(Data supplied Opens)
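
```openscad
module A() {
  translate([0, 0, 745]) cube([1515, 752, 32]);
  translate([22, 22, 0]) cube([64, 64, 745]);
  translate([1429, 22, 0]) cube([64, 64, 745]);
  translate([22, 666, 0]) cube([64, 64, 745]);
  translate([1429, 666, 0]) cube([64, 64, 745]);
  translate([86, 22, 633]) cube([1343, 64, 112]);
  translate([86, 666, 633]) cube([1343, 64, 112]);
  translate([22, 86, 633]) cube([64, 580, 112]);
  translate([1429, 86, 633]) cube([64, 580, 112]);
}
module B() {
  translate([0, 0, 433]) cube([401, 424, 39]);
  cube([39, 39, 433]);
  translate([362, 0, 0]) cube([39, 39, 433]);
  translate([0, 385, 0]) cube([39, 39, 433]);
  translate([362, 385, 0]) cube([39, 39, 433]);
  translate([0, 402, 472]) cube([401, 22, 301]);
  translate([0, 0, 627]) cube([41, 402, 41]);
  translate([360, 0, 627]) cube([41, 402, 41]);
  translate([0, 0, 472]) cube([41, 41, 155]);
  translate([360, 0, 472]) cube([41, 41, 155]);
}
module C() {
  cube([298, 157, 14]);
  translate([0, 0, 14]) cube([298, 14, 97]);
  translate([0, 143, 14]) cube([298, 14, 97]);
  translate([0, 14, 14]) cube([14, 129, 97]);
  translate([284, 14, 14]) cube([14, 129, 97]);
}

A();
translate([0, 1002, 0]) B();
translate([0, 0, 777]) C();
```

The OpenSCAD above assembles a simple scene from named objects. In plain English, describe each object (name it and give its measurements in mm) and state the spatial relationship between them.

A is a table: top 1515 mm (x) × 752 mm (y), 32 mm thick, upper face at z = 777 mm, on four 64×64 mm square legs, each inset 22 mm from the nearest pair of top edges, running from z = 0 to the bottom of the top. Four apron rails, 64 mm thick and 112 mm tall, run between adjacent legs with their top edges flush with the underside of the top and their outer faces flush with the legs' outer faces.

B is a chair: 401×424 mm seat, 39 mm thick, top at z = 472 mm, on four 39 mm square corner legs flush with the seat edges. A 22 mm thick backrest slab spans the full seat width, extending 301 mm above the seat top, its back face flush with the seat's +y edge. Two armrests of 41×41 mm section run along each side from the seat's front edge to the front of the backrest, top faces 196 mm above the seat top and outer faces flush with the seat's x-edges; a 41×41 mm post under the front of each armrest stands on the seat at the front corner.

C is an open storage box with external size 298×157×111 mm and wall thickness 14 mm (the base is also 14 mm thick). The base covers the whole footprint; the four walls stand on the base, with the y-facing walls full-width and the x-facing walls fitting between their inner faces.

The chair is on the floor beside the table on its +y side. The open box is on top of the table.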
(Data supplied Closes)
- [Exercise directions] Your answer must be every record above, repeated exactly.

- [Your response]
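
```openscad
module A() {
  translate([0, 0, 745]) cube([1515, 752, 32]);
  translate([22, 22, 0]) cube([64, 64, 745]);
  translate([1429, 22, 0]) cube([64, 64, 745]);
  translate([22, 666, 0]) cube([64, 64, 745]);
  translate([1429, 666, 0]) cube([64, 64, 745]);
  translate([86, 22, 633]) cube([1343, 64, 112]);
  translate([86, 666, 633]) cube([1343, 64, 112]);
  translate([22, 86, 633]) cube([64, 580, 112]);
  translate([1429, 86, 633]) cube([64, 580, 112]);
}
module B() {
  translate([0, 0, 433]) cube([401, 424, 39]);
  cube([39, 39, 433]);
  translate([362, 0, 0]) cube([39, 39, 433]);
  translate([0, 385, 0]) cube([39, 39, 433]);
  translate([362, 385, 0]) cube([39, 39, 433]);
  translate([0, 402, 472]) cube([401, 22, 301]);
  translate([0, 0, 627]) cube([41, 402, 41]);
  translate([360, 0, 627]) cube([41, 402, 41]);
  translate([0, 0, 472]) cube([41, 41, 155]);
  translate([360, 0, 472]) cube([41, 41, 155]);
}
module C() {
  cube([298, 157, 14]);
  translate([0, 0, 14]) cube([298, 14, 97]);
  translate([0, 143, 14]) cube([298, 14, 97]);
  translate([0, 14, 14]) cube([14, 129, 97]);
  translate([284, 14, 14]) cube([14, 129, 97]);
}

A();
translate([0, 1002, 0]) B();
translate([0, 0, 777]) C();
```

The OpenSCAD above assembles a simple scene from named objects. In plain English, describe each object (name it and give its measurements in mm) and state the spatial relationship between them.

A is a table: top 1515 mm (x) × 752 mm (y), 32 mm thick, upper face at z = 777 mm, on four 64×64 mm square legs, each inset 22 mm from the nearest pair of top edges, running from z = 0 to the bottom of the top. Four apron rails, 64 mm thick and 112 mm tall, run between adjacent legs with their top edges flush with the underside of the top and their outer faces flush with the legs' outer faces.

B is a chair: 401×424 mm seat, 39 mm thick, top at z = 472 mm, on four 39 mm square corner legs flush with the seat edges. A 22 mm thick backrest slab spans the full seat width, extending 301 mm above the seat top, its back face flush with the seat's +y edge. Two armrests of 41×41 mm section run along each side from the seat's front edge to the front of the backrest, top faces 196 mm above the seat top and outer faces flush with the seat's x-edges; a 41×41 mm post under the front of each armrest stands on the seat at the front corner.

C is an open storage box with external size 298×157×111 mm and wall thickness 14 mm (the base is also 14 mm thick). The base covers the whole footprint; the four walls stand on the base, with the y-facing walls full-width and the x-facing walls fitting between their inner faces.

The chair is on the floor beside the table on its +y side. The open box is on top of the table.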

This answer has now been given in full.